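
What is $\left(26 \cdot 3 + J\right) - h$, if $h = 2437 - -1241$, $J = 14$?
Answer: $-3586$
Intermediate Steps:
$h = 3678$ ($h = 2437 + 1241 = 3678$)
$\left(26 \cdot 3 + J\right) - h = \left(26 \cdot 3 + 14\right) - 3678 = \left(78 + 14\right) - 3678 = 92 - 3678 = -3586$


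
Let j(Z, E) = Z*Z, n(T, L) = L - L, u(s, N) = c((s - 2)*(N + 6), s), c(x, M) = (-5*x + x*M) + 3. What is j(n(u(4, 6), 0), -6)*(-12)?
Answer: 0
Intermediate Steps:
c(x, M) = 3 - 5*x + M*x (c(x, M) = (-5*x + M*x) + 3 = 3 - 5*x + M*x)
u(s, N) = 3 - 5*(-2 + s)*(6 + N) + s*(-2 + s)*(6 + N) (u(s, N) = 3 - 5*(s - 2)*(N + 6) + s*((s - 2)*(N + 6)) = 3 - 5*(-2 + s)*(6 + N) + s*((-2 + s)*(6 + N)) = 3 - 5*(-2 + s)*(6 + N) + s*(-2 + s)*(6 + N))
n(T, L) = 0
j(Z, E) = Z²
j(n(u(4, 6), 0), -6)*(-12) = 0²*(-12) = 0*(-12) = 0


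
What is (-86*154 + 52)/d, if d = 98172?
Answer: -3298/24543 ≈ -0.13438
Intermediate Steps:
(-86*154 + 52)/d = (-86*154 + 52)/98172 = (-13244 + 52)*(1/98172) = -13192*1/98172 = -3298/24543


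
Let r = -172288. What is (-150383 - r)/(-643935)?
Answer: -4381/128787 ≈ -0.034017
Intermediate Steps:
(-150383 - r)/(-643935) = (-150383 - 1*(-172288))/(-643935) = (-150383 + 172288)*(-1/643935) = 21905*(-1/643935) = -4381/128787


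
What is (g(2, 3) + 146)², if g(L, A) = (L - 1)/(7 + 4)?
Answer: 2582449/121 ≈ 21343.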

Activity = Word for word, write out all of the entries.

Solution to the exercise =
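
What is $\left(26 \cdot 3 + J\right) - h$, if $h = 2437 - -1241$, $J = 14$?
Answer: $-3586$
Intermediate Steps:
$h = 3678$ ($h = 2437 + 1241 = 3678$)
$\left(26 \cdot 3 + J\right) - h = \left(26 \cdot 3 + 14\right) - 3678 = \left(78 + 14\right) - 3678 = 92 - 3678 = -3586$


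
Let j(Z, E) = Z*Z, n(T, L) = L - L, u(s, N) = c((s - 2)*(N + 6), s), c(x, M) = (-5*x + x*M) + 3. What is j(n(u(4, 6), 0), -6)*(-12)?
Answer: 0
Intermediate Steps:
c(x, M) = 3 - 5*x + M*x (c(x, M) = (-5*x + M*x) + 3 = 3 - 5*x + M*x)
u(s, N) = 3 - 5*(-2 + s)*(6 + N) + s*(-2 + s)*(6 + N) (u(s, N) = 3 - 5*(s - 2)*(N + 6) + s*((s - 2)*(N + 6)) = 3 - 5*(-2 + s)*(6 + N) + s*((-2 + s)*(6 + N)) = 3 - 5*(-2 + s)*(6 + N) + s*(-2 + s)*(6 + N))
n(T, L) = 0
j(Z, E) = Z²
j(n(u(4, 6), 0), -6)*(-12) = 0²*(-12) = 0*(-12) = 0


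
What is (-86*154 + 52)/d, if d = 98172?
Answer: -3298/24543 ≈ -0.13438
Intermediate Steps:
(-86*154 + 52)/d = (-86*154 + 52)/98172 = (-13244 + 52)*(1/98172) = -13192*1/98172 = -3298/24543


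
Let r = -172288. What is (-150383 - r)/(-643935)?
Answer: -4381/128787 ≈ -0.034017
Intermediate Steps:
(-150383 - r)/(-643935) = (-150383 - 1*(-172288))/(-643935) = (-150383 + 172288)*(-1/643935) = 21905*(-1/643935) = -4381/128787


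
What is (g(2, 3) + 146)², if g(L, A) = (L - 1)/(7 + 4)?
Answer: 2582449/121 ≈ 21343.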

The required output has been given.